Exercise requirements = Write each of the records out again exactly.
[[ Data provided open ]]
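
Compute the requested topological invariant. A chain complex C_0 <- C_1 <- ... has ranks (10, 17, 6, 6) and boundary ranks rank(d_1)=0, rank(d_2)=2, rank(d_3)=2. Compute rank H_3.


rank H_k = rank(ker d_k) - rank(im d_{k+1}).
rank(ker d_3) = rank(C_3) - rank(d_3) = 6 - 2 = 4.
rank(im d_{3+1}) = 0.
rank H_3 = 4 - 0 = 4

4


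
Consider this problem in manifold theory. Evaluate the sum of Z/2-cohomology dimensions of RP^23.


H^k(RP^23; Z/2) = Z/2 for each 0 <= k <= 23.
Total dimension = 23 + 1 = 24

24


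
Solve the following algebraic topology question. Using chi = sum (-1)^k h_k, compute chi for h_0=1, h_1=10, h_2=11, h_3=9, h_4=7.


Handles of index k contribute (-1)^k to chi (same as CW cells).
chi = (1) + (-10) + (11) + (-9) + (7) = 0

0


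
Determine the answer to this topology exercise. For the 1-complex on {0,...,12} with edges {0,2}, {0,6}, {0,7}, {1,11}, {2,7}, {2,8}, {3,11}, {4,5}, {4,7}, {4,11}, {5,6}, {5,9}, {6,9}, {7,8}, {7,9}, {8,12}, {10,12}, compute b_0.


Run DFS/union-find over 13 vertices.
V = 13, E = 17.
Number of components = 1

1


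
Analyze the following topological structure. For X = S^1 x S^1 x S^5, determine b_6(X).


Each S^d has Poincare polynomial 1 + t^d.
The product S^1 x S^1 x S^5 has Poincare polynomial prod(1+t^d_i).
Expanding: b_0=1, b_1=2, b_2=1, b_5=1, b_6=2, b_7=1.
b_6 = 2

2


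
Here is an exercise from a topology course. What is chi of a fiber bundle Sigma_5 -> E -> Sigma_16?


For a fiber bundle F -> E -> B (with CW structure): chi(E) = chi(B) * chi(F).
chi(Sigma_16) = -30, chi(Sigma_5) = -8.
chi(E) = (-30) * (-8) = 240

240


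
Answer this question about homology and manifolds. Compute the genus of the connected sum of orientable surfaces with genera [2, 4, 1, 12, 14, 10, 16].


Genus is additive under connected sum of orientable surfaces.
g = 2 + 4 + 1 + 12 + 14 + 10 + 16 = 59

59


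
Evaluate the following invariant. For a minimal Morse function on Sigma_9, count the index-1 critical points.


A perfect Morse function has m_k = b_k.
For Sigma_9: b_0=1, b_1=2g=18, b_2=1.
Saddles m_1 = 2g = 18

18


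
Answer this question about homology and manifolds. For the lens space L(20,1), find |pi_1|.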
[[ Data provided closed ]]
Response area =
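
Compute the requested topological invariant. A chain complex C_0 <- C_1 <- ... has ranks (10, 17, 6, 6) and boundary ranks rank(d_1)=0, rank(d_2)=2, rank(d_3)=2. Compute rank H_3.


rank H_k = rank(ker d_k) - rank(im d_{k+1}).
rank(ker d_3) = rank(C_3) - rank(d_3) = 6 - 2 = 4.
rank(im d_{3+1}) = 0.
rank H_3 = 4 - 0 = 4

4


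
Consider this problem in manifold theory. Evaluate the sum of Z/2-cohomology dimensions of RP^23.


H^k(RP^23; Z/2) = Z/2 for each 0 <= k <= 23.
Total dimension = 23 + 1 = 24

24


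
Solve the following algebraic topology question. Using chi = sum (-1)^k h_k, compute chi for h_0=1, h_1=10, h_2=11, h_3=9, h_4=7.


Handles of index k contribute (-1)^k to chi (same as CW cells).
chi = (1) + (-10) + (11) + (-9) + (7) = 0

0


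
Determine the answer to this topology exercise. For the 1-complex on {0,...,12} with edges {0,2}, {0,6}, {0,7}, {1,11}, {2,7}, {2,8}, {3,11}, {4,5}, {4,7}, {4,11}, {5,6}, {5,9}, {6,9}, {7,8}, {7,9}, {8,12}, {10,12}, compute b_0.


Run DFS/union-find over 13 vertices.
V = 13, E = 17.
Number of components = 1

1


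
Analyze the following topological structure. For X = S^1 x S^1 x S^5, determine b_6(X).


Each S^d has Poincare polynomial 1 + t^d.
The product S^1 x S^1 x S^5 has Poincare polynomial prod(1+t^d_i).
Expanding: b_0=1, b_1=2, b_2=1, b_5=1, b_6=2, b_7=1.
b_6 = 2

2


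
Here is an exercise from a topology course. What is chi of a fiber bundle Sigma_5 -> E -> Sigma_16?


For a fiber bundle F -> E -> B (with CW structure): chi(E) = chi(B) * chi(F).
chi(Sigma_16) = -30, chi(Sigma_5) = -8.
chi(E) = (-30) * (-8) = 240

240


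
Answer this question about homology and manifolds. Compute the genus of the connected sum of orientable surfaces with genera [2, 4, 1, 12, 14, 10, 16].


Genus is additive under connected sum of orientable surfaces.
g = 2 + 4 + 1 + 12 + 14 + 10 + 16 = 59

59


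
Evaluate the following invariant. For a minimal Morse function on Sigma_9, count the index-1 critical points.


A perfect Morse function has m_k = b_k.
For Sigma_9: b_0=1, b_1=2g=18, b_2=1.
Saddles m_1 = 2g = 18

18


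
Answer this question about homology and manifolds. For the lens space L(20,1), find |pi_1|.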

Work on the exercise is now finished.